WORK TO COMPLETE: Across the whole listing, how many lines hold the word "final"? Reply with the number by itself.

MATERIAL SHOWN:

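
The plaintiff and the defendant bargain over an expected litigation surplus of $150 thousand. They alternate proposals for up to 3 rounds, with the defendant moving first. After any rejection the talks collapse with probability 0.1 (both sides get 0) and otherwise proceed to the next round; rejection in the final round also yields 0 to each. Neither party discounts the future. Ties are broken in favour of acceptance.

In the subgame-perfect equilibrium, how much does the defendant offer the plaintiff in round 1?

13.5

Round 3 (the defendant proposes): the plaintiff will accept anything ≥ 0, so the defendant offers 0 and keeps 150.
Round 2 (the plaintiff proposes): rejecting gives the defendant an expected 0.9 × 150 = 135. The plaintiff offers 135 and keeps 150 − 135 = 15.
Round 1 (the defendant proposes): rejecting gives the plaintiff an expected 0.9 × 15 = 13.5; the defendant offers that and keeps 136.5.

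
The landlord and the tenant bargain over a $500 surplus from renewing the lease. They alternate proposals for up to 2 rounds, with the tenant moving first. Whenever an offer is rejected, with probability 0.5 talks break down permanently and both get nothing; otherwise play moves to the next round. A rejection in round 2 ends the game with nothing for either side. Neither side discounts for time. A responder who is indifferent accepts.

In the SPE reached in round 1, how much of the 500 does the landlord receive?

Round 2 (the landlord proposes): rejection yields 0 for the tenant; the landlord offers 0 and keeps 500.
Round 1 (the tenant proposes): rejecting gives the landlord an expected 0.5 × 500 = 250. The tenant offers 250 and keeps 500 − 250 = 250.

250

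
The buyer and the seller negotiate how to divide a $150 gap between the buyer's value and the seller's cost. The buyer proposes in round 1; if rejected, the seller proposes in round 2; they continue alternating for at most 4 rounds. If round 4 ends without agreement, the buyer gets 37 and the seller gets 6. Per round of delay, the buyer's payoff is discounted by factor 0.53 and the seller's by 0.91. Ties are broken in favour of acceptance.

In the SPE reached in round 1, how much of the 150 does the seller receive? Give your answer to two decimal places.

113.75

Round 4 (the seller proposes): the buyer gets 37 if talks fail, so the seller offers 37 and keeps 113.
Round 3 (the buyer proposes): the seller can get 113 next round, worth 0.91 × 113 = 102.83 now, so the buyer offers 102.83, keeping 47.17.
Round 2 (the seller proposes): the buyer can get 47.17 next round, worth 0.53 × 47.17 = 25.0001 now. The seller offers 25.0001 and keeps 150 − 25.0001 = 124.9999.
Round 1 (the buyer proposes): the seller can get 124.9999 next round, worth 0.91 × 124.9999 = 113.749909 now. The buyer offers 113.749909 and keeps 150 − 113.749909 = 36.250091.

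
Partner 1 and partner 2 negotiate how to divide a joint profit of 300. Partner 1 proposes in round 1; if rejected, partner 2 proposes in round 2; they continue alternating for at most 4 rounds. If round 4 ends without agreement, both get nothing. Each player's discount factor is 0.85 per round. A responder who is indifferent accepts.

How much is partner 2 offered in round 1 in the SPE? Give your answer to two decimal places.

Round 4 (partner 2 proposes): rejection yields 0 for partner 1; partner 2 offers 0 and keeps 300.
Round 3 (partner 1 proposes): partner 2 can get 300 next round, worth 0.85 × 300 = 255 now, so partner 1 offers 255, keeping 45.
Round 2 (partner 2 proposes): partner 1 can get 45 next round, worth 0.85 × 45 = 38.25 now. Partner 2 offers 38.25 and keeps 300 − 38.25 = 261.75.
Round 1 (partner 1 proposes): partner 2 can get 261.75 next round, worth 0.85 × 261.75 = 222.4875 now. Partner 1 offers 222.4875 and keeps 300 − 222.4875 = 77.5125.

222.49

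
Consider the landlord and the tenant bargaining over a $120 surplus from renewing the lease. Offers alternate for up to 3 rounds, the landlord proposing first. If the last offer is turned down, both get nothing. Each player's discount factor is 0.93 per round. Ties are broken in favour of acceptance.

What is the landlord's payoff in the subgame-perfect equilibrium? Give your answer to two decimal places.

112.19

Round 3 (the landlord proposes): rejection yields 0 for the tenant; the landlord offers 0 and keeps 120.
Round 2 (the tenant proposes): the landlord can get 120 next round, worth 0.93 × 120 = 111.6 now; the tenant offers that and keeps 8.4.
Round 1 (the landlord proposes): the tenant can get 8.4 next round, worth 0.93 × 8.4 = 7.812 now; the landlord offers that and keeps 112.188.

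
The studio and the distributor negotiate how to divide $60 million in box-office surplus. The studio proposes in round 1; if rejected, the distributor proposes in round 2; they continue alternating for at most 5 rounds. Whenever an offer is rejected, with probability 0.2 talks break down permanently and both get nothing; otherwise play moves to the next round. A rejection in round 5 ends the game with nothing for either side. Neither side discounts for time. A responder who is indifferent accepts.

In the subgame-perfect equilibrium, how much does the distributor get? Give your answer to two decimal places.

15.74

By backward induction:
Round 5 (the studio proposes): the distributor will accept anything ≥ 0, so the studio offers 0 and keeps 60.
Round 4 (the distributor proposes): rejecting gives the studio an expected 0.8 × 60 = 48, so the distributor offers 48, keeping 12.
Round 3 (the studio proposes): rejecting gives the distributor an expected 0.8 × 12 = 9.6; the studio offers that and keeps 50.4.
Round 2 (the distributor proposes): rejecting gives the studio an expected 0.8 × 50.4 = 40.32. The distributor offers 40.32 and keeps 60 − 40.32 = 19.68.
Round 1 (the studio proposes): rejecting gives the distributor an expected 0.8 × 19.68 = 15.744, so the studio offers 15.744, keeping 44.256.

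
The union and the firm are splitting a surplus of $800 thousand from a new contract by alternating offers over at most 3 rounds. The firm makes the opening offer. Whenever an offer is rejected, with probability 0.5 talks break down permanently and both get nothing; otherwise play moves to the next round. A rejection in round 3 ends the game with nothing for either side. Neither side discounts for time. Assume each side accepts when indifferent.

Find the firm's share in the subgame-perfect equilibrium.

Round 3 (the firm proposes): rejection yields 0 for the union; the firm offers 0 and keeps 800.
Round 2 (the union proposes): rejecting gives the firm an expected 0.5 × 800 = 400, so the union offers 400, keeping 400.
Round 1 (the firm proposes): rejecting gives the union an expected 0.5 × 400 = 200; the firm offers that and keeps 600.

600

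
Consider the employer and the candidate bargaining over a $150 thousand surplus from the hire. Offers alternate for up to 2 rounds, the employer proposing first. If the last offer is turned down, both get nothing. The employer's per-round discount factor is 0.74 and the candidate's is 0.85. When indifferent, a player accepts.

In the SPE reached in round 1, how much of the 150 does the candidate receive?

127.5

Round 2 (the candidate proposes): rejection yields 0 for the employer; the candidate offers 0 and keeps 150.
Round 1 (the employer proposes): the candidate can get 150 next round, worth 0.85 × 150 = 127.5 now, so the employer offers 127.5, keeping 22.5.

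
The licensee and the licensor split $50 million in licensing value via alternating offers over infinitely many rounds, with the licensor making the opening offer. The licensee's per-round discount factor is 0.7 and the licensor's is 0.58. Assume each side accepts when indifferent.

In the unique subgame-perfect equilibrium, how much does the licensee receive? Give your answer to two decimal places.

When the licensor proposes, the licensee accepts any offer worth at least 0.7 times what the licensee would get by proposing next round; and vice versa.
This gives x = 50 − 0.7y and y = 50 − 0.58x, where x and y are each side's share when it proposes.
Hence (1 − 0.7·0.58)x = 50(1 − 0.7), i.e. 0.594·x = 15.
x ≈ 25.2525; the licensee's share is 50 − x ≈ 24.7475.

24.75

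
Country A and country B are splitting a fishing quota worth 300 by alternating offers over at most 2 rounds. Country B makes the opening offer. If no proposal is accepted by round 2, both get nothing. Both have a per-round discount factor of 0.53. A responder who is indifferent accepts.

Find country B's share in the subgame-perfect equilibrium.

Round 2 (country A proposes): rejection yields 0 for country B; country A offers 0 and keeps 300.
Round 1 (country B proposes): country A can get 300 next round, worth 0.53 × 300 = 159 now, so country B offers 159, keeping 141.

141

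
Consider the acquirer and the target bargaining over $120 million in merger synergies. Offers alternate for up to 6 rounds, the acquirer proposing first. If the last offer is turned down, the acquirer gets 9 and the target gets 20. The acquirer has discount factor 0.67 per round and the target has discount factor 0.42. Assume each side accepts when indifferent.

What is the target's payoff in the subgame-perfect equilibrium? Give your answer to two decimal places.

25.00

Round 6 (the target proposes): the acquirer gets 9 if talks fail, so the target offers 9 and keeps 111.
Round 5 (the acquirer proposes): the target can get 111 next round, worth 0.42 × 111 = 46.62 now; the acquirer offers that and keeps 73.38.
Round 4 (the target proposes): the acquirer can get 73.38 next round, worth 0.67 × 73.38 = 49.1646 now; the target offers that and keeps 70.8354.
Round 3 (the acquirer proposes): the target can get 70.8354 next round, worth 0.42 × 70.8354 = 29.750868 now. The acquirer offers 29.750868 and keeps 120 − 29.750868 = 90.249132.
Round 2 (the target proposes): the acquirer can get 90.249132 next round, worth 0.67 × 90.249132 = 60.46691844 now; the target offers that and keeps 59.53308156.
Round 1 (the acquirer proposes): the target can get 59.53308156 next round, worth 0.42 × 59.53308156 = 25.0038942552 now. The acquirer offers 25.0038942552 and keeps 120 − 25.0038942552 = 94.9961057448.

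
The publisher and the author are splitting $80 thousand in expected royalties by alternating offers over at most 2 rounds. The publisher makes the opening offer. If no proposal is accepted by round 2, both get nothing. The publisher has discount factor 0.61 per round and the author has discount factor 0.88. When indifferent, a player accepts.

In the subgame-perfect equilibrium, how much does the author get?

Round 2 (the author proposes): rejection yields 0 for the publisher; the author offers 0 and keeps 80.
Round 1 (the publisher proposes): the author can get 80 next round, worth 0.88 × 80 = 70.4 now, so the publisher offers 70.4, keeping 9.6.

70.4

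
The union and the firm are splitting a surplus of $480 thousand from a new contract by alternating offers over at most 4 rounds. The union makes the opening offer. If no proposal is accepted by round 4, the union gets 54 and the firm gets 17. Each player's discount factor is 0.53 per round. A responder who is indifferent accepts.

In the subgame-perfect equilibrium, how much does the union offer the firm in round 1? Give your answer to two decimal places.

Round 4 (the firm proposes): the union gets 54 if talks fail, so the firm offers 54 and keeps 426.
Round 3 (the union proposes): the firm can get 426 next round, worth 0.53 × 426 = 225.78 now. The union offers 225.78 and keeps 480 − 225.78 = 254.22.
Round 2 (the firm proposes): the union can get 254.22 next round, worth 0.53 × 254.22 = 134.7366 now. The firm offers 134.7366 and keeps 480 − 134.7366 = 345.2634.
Round 1 (the union proposes): the firm can get 345.2634 next round, worth 0.53 × 345.2634 = 182.989602 now; the union offers that and keeps 297.010398.

182.99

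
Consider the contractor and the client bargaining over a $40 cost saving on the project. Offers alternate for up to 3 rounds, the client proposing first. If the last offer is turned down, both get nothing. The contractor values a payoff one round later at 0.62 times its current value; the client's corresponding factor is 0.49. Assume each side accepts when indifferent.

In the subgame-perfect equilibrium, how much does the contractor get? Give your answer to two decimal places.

Solve by backward induction from round 3.
Round 3 (the client proposes): the contractor will accept anything ≥ 0, so the client offers 0 and keeps 40.
Round 2 (the contractor proposes): the client can get 40 next round, worth 0.49 × 40 = 19.6 now. The contractor offers 19.6 and keeps 40 − 19.6 = 20.4.
Round 1 (the client proposes): the contractor can get 20.4 next round, worth 0.62 × 20.4 = 12.648 now; the client offers that and keeps 27.352.

12.65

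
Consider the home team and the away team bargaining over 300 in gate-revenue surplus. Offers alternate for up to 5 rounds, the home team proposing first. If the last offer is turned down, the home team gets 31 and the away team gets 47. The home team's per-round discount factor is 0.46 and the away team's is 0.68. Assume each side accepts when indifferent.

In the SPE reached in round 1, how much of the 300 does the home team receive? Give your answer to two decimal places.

Work backward from the last round.
Round 5 (the home team proposes): the away team gets 47 if talks fail, so the home team offers 47 and keeps 253.
Round 4 (the away team proposes): the home team can get 253 next round, worth 0.46 × 253 = 116.38 now. The away team offers 116.38 and keeps 300 − 116.38 = 183.62.
Round 3 (the home team proposes): the away team can get 183.62 next round, worth 0.68 × 183.62 = 124.8616 now; the home team offers that and keeps 175.1384.
Round 2 (the away team proposes): the home team can get 175.1384 next round, worth 0.46 × 175.1384 = 80.563664 now. The away team offers 80.563664 and keeps 300 − 80.563664 = 219.436336.
Round 1 (the home team proposes): the away team can get 219.436336 next round, worth 0.68 × 219.436336 = 149.21670848 now. The home team offers 149.21670848 and keeps 300 − 149.21670848 = 150.78329152.

150.78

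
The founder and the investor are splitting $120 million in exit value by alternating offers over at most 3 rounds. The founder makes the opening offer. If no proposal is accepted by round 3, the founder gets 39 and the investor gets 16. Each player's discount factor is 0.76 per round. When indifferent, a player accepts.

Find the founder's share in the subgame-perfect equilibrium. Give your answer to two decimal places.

88.87

Round 3 (the founder proposes): the investor gets 16 if talks fail, so the founder offers 16 and keeps 104.
Round 2 (the investor proposes): the founder can get 104 next round, worth 0.76 × 104 = 79.04 now; the investor offers that and keeps 40.96.
Round 1 (the founder proposes): the investor can get 40.96 next round, worth 0.76 × 40.96 = 31.1296 now. The founder offers 31.1296 and keeps 120 − 31.1296 = 88.8704.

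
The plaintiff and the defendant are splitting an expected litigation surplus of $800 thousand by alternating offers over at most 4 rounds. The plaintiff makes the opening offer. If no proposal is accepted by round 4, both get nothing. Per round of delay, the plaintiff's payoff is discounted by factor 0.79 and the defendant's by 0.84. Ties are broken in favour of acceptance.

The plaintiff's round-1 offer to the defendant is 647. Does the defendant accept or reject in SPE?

Accept

Work out the defendant's continuation value if the offer is rejected.
Round 4 (the defendant proposes): the plaintiff will accept anything ≥ 0, so the defendant offers 0 and keeps 800.
Round 3 (the plaintiff proposes): the defendant can get 800 next round, worth 0.84 × 800 = 672 now. The plaintiff offers 672 and keeps 800 − 672 = 128.
Round 2 (the defendant proposes): the plaintiff can get 128 next round, worth 0.79 × 128 = 101.12 now, so the defendant offers 101.12, keeping 698.88.
So by rejecting in round 1, the defendant gets 698.88 next round, worth 0.84 × 698.88 = 587.0592 now.
Offer 647 ≥ 587.0592, so the defendant accepts.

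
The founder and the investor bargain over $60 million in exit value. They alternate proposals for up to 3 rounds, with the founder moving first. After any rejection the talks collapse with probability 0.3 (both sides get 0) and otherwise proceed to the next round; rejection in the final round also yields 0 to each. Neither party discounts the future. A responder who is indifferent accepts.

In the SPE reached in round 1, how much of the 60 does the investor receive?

By backward induction:
Round 3 (the founder proposes): rejection yields 0 for the investor; the founder offers 0 and keeps 60.
Round 2 (the investor proposes): rejecting gives the founder an expected 0.7 × 60 = 42, so the investor offers 42, keeping 18.
Round 1 (the founder proposes): rejecting gives the investor an expected 0.7 × 18 = 12.6, so the founder offers 12.6, keeping 47.4.

12.6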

OUTPUT OF THE EXERCISE: 2